Provided material:
*** Block opens ***

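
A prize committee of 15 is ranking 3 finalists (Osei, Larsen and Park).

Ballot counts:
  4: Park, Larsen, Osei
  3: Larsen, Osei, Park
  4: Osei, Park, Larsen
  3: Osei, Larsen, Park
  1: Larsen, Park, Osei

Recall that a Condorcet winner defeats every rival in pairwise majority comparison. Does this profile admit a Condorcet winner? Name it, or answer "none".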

*** Block closes ***

What you should do: Each line from the one with "1: Larsen, Park, Osei" through the end of the records above should be written out exactly. No other line should appear.

Response to this exercise:
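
  1: Larsen, Park, Osei

Recall that a Condorcet winner defeats every rival in pairwise majority comparison. Does this profile admit a Condorcet winner? Name it, or answer "none".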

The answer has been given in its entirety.